Stored data entries -
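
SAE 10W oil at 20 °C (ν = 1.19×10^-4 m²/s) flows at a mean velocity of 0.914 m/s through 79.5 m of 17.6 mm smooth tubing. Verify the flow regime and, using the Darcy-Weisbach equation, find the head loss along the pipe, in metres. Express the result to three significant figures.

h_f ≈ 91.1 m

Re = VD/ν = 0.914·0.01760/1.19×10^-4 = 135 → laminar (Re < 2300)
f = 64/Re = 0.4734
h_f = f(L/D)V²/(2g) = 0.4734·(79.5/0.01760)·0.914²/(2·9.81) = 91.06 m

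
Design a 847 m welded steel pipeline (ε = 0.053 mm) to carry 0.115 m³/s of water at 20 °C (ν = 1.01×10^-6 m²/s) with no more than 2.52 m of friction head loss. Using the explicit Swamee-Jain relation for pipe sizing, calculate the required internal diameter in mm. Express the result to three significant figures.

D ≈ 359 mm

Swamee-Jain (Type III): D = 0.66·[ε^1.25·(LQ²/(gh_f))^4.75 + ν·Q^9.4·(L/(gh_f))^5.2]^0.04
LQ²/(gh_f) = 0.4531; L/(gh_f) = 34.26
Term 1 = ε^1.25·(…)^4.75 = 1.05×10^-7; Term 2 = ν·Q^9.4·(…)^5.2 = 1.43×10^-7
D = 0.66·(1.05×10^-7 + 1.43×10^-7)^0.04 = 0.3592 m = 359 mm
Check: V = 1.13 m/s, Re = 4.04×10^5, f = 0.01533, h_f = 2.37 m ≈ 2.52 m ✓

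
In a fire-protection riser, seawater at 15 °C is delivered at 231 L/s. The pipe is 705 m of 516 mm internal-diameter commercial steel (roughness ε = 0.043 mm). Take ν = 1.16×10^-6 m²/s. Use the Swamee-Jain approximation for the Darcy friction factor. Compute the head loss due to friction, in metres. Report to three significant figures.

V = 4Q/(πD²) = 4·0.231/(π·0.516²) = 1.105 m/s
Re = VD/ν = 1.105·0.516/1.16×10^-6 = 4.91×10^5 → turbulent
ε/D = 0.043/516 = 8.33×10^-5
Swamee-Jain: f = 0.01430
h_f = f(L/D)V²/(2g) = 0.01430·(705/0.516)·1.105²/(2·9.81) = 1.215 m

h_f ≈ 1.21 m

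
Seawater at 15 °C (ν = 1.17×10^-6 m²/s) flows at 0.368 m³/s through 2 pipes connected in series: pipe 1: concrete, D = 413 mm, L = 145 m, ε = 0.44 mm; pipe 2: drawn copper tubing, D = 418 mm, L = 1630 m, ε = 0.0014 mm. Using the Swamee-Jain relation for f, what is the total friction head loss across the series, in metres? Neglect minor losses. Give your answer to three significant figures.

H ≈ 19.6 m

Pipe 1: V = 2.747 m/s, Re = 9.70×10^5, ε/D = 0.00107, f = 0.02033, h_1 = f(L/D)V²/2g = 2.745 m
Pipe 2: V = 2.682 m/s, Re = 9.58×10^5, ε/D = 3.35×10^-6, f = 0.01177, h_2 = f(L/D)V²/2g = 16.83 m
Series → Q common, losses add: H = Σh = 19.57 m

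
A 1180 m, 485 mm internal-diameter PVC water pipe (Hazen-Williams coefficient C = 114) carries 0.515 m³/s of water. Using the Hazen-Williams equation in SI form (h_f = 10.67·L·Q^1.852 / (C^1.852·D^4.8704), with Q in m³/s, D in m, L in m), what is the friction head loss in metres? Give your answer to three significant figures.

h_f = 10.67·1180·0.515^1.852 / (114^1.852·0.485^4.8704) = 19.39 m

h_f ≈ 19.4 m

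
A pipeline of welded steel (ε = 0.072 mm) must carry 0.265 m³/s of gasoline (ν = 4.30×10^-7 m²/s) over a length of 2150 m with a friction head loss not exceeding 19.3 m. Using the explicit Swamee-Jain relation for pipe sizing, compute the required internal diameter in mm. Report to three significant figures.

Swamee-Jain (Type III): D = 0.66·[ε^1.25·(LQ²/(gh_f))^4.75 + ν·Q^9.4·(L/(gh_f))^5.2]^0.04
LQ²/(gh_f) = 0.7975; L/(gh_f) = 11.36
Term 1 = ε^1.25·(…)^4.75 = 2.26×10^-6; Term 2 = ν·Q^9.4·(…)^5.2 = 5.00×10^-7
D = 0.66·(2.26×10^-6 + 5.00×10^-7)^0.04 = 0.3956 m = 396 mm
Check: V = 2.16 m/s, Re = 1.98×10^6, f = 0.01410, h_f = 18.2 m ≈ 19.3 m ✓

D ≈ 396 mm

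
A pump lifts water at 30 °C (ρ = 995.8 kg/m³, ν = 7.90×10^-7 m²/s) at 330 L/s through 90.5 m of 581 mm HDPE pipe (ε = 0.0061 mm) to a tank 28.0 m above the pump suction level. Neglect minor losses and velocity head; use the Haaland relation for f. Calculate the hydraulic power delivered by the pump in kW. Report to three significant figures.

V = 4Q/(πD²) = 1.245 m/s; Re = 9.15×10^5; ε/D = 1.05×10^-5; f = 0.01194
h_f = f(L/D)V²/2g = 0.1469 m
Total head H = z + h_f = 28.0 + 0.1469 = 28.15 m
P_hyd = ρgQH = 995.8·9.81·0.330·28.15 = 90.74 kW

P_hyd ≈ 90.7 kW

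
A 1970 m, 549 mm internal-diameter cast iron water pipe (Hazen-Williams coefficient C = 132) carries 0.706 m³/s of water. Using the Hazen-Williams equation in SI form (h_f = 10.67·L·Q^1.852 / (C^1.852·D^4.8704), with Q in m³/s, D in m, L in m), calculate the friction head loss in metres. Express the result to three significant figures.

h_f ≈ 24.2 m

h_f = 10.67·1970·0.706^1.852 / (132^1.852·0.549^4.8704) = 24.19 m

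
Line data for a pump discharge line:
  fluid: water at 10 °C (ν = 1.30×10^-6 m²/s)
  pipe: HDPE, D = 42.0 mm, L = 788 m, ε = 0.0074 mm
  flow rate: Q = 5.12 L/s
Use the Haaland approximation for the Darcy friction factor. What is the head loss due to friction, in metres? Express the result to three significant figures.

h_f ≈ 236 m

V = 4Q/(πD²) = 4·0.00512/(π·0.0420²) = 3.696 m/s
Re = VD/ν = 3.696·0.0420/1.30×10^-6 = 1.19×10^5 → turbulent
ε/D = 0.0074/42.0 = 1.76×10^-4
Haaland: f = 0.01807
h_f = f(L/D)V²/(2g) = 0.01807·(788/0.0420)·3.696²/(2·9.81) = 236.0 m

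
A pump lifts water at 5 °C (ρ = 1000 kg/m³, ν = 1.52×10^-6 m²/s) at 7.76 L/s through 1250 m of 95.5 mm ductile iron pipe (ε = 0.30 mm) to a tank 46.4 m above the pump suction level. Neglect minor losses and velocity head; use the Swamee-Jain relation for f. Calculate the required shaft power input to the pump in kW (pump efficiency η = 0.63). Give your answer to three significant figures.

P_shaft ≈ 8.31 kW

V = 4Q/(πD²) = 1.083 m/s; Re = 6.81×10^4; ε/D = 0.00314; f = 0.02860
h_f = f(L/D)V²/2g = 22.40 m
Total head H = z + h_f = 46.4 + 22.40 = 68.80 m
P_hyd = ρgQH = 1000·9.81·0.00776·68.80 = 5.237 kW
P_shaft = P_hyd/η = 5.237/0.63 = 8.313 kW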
...
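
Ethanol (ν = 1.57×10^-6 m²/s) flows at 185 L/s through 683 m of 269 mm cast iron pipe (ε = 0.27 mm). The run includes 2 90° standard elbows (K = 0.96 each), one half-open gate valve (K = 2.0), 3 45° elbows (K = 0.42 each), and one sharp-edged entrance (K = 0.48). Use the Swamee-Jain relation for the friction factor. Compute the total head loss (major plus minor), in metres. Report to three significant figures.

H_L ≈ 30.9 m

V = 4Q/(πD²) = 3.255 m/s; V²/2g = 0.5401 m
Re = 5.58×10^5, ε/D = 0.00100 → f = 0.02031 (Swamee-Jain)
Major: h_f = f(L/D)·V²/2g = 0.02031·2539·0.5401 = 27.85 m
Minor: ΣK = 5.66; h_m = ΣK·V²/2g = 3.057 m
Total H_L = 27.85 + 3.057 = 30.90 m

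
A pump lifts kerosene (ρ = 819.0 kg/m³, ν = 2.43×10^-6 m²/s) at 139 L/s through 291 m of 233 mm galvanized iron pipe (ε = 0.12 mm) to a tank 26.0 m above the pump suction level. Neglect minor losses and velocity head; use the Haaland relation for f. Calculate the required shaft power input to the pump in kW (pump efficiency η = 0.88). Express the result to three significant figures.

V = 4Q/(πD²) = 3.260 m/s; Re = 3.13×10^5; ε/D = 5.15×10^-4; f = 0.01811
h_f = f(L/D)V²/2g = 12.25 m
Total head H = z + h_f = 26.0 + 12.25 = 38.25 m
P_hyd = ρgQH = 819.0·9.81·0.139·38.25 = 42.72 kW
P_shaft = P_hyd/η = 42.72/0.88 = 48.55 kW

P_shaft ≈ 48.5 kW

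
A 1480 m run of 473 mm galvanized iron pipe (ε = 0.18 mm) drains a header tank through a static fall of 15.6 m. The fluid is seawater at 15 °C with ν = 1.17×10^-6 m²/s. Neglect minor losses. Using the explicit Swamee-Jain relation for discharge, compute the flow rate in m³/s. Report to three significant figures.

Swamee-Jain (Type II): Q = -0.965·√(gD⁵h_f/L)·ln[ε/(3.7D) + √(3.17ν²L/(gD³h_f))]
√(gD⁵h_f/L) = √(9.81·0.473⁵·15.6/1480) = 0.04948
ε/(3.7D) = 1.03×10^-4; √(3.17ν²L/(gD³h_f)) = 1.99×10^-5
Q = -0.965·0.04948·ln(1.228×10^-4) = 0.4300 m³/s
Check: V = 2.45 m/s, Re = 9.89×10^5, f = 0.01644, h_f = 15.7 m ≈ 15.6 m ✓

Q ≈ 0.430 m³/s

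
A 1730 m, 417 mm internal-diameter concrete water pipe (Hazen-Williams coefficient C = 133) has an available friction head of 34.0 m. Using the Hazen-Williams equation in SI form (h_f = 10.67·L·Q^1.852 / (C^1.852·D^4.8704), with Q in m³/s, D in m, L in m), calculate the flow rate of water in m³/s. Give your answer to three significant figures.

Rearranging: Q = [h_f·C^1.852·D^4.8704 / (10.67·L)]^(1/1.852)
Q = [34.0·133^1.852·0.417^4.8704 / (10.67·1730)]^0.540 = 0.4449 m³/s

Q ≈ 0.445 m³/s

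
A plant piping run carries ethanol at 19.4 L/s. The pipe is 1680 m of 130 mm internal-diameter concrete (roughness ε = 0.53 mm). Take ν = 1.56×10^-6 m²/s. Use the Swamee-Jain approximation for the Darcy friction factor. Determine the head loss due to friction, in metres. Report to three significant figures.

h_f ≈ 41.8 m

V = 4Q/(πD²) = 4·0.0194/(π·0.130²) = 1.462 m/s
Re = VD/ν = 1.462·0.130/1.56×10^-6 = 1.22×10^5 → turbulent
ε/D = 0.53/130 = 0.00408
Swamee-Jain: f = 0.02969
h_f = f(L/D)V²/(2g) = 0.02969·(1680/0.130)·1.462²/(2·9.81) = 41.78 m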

Your goal - Find the line with "pipe: HDPE, D" in the entries above. Retype it and each line after it, exactly, through the line with "flow rate: Q = 5.12 L/s", and stop there.

Result of the exercise -
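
  pipe: HDPE, D = 42.0 mm, L = 788 m, ε = 0.0074 mm
  flow rate: Q = 5.12 L/s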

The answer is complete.